Problem to solve: Write out every line below that contains "original".

(Collected data entries)
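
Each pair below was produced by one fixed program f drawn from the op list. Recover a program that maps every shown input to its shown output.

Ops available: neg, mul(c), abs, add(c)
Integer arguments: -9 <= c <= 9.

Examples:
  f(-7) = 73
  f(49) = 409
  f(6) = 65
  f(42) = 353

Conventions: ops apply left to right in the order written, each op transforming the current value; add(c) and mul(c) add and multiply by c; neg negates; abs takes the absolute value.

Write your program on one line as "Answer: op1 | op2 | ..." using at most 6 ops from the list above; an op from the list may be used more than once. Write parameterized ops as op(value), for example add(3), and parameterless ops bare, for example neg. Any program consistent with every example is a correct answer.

abs | add(3) | neg | mul(-8) | add(-7)

Check, running the answer program on each example:
  -7 -> 7 -> 10 -> -10 -> 80 -> 73
  49 -> 49 -> 52 -> -52 -> 416 -> 409
  6 -> 6 -> 9 -> -9 -> 72 -> 65
  42 -> 42 -> 45 -> -45 -> 360 -> 353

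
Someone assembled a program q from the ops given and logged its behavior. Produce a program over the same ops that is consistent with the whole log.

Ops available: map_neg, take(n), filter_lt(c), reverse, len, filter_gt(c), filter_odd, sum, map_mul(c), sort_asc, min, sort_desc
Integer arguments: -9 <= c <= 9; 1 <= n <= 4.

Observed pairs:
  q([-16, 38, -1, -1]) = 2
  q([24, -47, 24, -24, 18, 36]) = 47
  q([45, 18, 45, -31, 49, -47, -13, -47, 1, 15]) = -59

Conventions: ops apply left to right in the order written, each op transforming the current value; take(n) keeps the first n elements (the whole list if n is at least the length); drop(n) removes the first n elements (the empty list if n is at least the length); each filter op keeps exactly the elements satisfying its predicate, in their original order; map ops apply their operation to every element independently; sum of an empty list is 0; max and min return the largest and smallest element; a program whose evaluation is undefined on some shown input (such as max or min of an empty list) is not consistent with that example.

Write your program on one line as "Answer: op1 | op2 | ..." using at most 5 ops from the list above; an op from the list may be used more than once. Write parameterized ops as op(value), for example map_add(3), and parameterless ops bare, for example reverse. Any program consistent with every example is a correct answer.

take(4) | map_neg | filter_odd | sum

Check, running the answer program on each example:
  [-16, 38, -1, -1] -> [-16, 38, -1, -1] -> [16, -38, 1, 1] -> [1, 1] -> 2
  [24, -47, 24, -24, 18, 36] -> [24, -47, 24, -24] -> [-24, 47, -24, 24] -> [47] -> 47
  [45, 18, 45, -31, 49, -47, -13, -47, 1, 15] -> [45, 18, 45, -31] -> [-45, -18, -45, 31] -> [-45, -45, 31] -> -59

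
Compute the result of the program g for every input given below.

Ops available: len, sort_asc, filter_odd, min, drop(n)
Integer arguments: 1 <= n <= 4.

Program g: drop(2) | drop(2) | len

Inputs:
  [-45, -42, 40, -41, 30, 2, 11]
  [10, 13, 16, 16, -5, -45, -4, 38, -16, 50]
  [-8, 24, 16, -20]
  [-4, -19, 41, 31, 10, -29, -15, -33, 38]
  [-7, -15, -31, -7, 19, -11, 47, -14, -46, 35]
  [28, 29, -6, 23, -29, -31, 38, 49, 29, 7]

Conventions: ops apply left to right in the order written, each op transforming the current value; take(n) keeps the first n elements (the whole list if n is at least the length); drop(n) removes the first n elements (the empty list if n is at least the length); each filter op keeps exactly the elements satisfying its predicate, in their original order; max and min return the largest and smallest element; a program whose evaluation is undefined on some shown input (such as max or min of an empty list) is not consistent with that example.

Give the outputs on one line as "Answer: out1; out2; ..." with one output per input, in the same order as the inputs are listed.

3; 6; 0; 5; 6; 6

Execution, op by op:
  [-45, -42, 40, -41, 30, 2, 11] -> [40, -41, 30, 2, 11] -> [30, 2, 11] -> 3
  [10, 13, 16, 16, -5, -45, -4, 38, -16, 50] -> [16, 16, -5, -45, -4, 38, -16, 50] -> [-5, -45, -4, 38, -16, 50] -> 6
  [-8, 24, 16, -20] -> [16, -20] -> [] -> 0
  [-4, -19, 41, 31, 10, -29, -15, -33, 38] -> [41, 31, 10, -29, -15, -33, 38] -> [10, -29, -15, -33, 38] -> 5
  [-7, -15, -31, -7, 19, -11, 47, -14, -46, 35] -> [-31, -7, 19, -11, 47, -14, -46, 35] -> [19, -11, 47, -14, -46, 35] -> 6
  [28, 29, -6, 23, -29, -31, 38, 49, 29, 7] -> [-6, 23, -29, -31, 38, 49, 29, 7] -> [-29, -31, 38, 49, 29, 7] -> 6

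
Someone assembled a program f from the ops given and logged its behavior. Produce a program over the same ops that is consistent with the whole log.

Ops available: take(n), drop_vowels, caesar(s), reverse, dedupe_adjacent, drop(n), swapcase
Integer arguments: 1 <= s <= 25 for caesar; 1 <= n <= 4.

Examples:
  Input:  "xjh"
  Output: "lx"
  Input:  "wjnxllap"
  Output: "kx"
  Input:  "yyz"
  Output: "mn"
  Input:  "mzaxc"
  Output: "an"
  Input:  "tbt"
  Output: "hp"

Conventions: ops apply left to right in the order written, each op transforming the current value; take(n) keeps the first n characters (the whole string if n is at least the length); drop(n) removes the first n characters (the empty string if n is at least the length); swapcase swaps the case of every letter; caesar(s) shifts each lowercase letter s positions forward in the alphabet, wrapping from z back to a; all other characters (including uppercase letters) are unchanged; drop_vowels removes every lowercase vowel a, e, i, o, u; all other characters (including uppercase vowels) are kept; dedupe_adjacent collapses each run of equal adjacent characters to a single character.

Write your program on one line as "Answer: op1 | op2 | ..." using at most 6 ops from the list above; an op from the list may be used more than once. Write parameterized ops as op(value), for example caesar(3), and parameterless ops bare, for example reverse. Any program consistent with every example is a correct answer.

drop_vowels | dedupe_adjacent | caesar(25) | caesar(15) | take(2)

Check, running the answer program on each example:
  "xjh" -> "xjh" -> "xjh" -> "wig" -> "lxv" -> "lx"
  "wjnxllap" -> "wjnxllp" -> "wjnxlp" -> "vimwko" -> "kxblzd" -> "kx"
  "yyz" -> "yyz" -> "yz" -> "xy" -> "mn" -> "mn"
  "mzaxc" -> "mzxc" -> "mzxc" -> "lywb" -> "anlq" -> "an"
  "tbt" -> "tbt" -> "tbt" -> "sas" -> "hph" -> "hp"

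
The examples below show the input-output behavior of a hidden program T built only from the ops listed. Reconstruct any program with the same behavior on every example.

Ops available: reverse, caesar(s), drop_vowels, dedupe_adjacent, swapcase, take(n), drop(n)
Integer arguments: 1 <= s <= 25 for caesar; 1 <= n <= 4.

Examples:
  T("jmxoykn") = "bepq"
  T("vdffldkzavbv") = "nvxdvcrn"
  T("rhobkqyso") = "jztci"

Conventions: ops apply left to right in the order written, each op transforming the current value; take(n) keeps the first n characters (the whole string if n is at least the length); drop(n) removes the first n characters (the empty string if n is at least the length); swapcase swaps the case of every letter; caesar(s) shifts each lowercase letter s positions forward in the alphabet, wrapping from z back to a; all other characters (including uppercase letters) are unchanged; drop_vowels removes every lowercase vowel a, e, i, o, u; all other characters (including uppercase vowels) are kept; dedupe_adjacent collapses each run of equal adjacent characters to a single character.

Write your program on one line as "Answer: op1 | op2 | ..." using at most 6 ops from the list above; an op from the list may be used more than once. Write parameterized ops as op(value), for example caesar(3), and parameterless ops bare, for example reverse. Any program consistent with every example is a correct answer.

drop_vowels | dedupe_adjacent | caesar(18) | reverse | drop(2) | reverse

Check, running the answer program on each example:
  "jmxoykn" -> "jmxykn" -> "jmxykn" -> "bepqcf" -> "fcqpeb" -> "qpeb" -> "bepq"
  "vdffldkzavbv" -> "vdffldkzvbv" -> "vdfldkzvbv" -> "nvxdvcrntn" -> "ntnrcvdxvn" -> "nrcvdxvn" -> "nvxdvcrn"
  "rhobkqyso" -> "rhbkqys" -> "rhbkqys" -> "jztciqk" -> "kqictzj" -> "ictzj" -> "jztci"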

Response for this exercise:
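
Conventions: ops apply left to right in the order written, each op transforming the current value; take(n) keeps the first n elements (the whole list if n is at least the length); drop(n) removes the first n elements (the empty list if n is at least the length); each filter op keeps exactly the elements satisfying its predicate, in their original order; map ops apply their operation to every element independently; sum of an empty list is 0; max and min return the largest and smallest element; a program whose evaluation is undefined on some shown input (such as max or min of an empty list) is not consistent with that example.
Conventions: ops apply left to right in the order written, each op transforming the current value; take(n) keeps the first n elements (the whole list if n is at least the length); drop(n) removes the first n elements (the empty list if n is at least the length); each filter op keeps exactly the elements satisfying its predicate, in their original order; max and min return the largest and smallest element; a program whose evaluation is undefined on some shown input (such as max or min of an empty list) is not consistent with that example.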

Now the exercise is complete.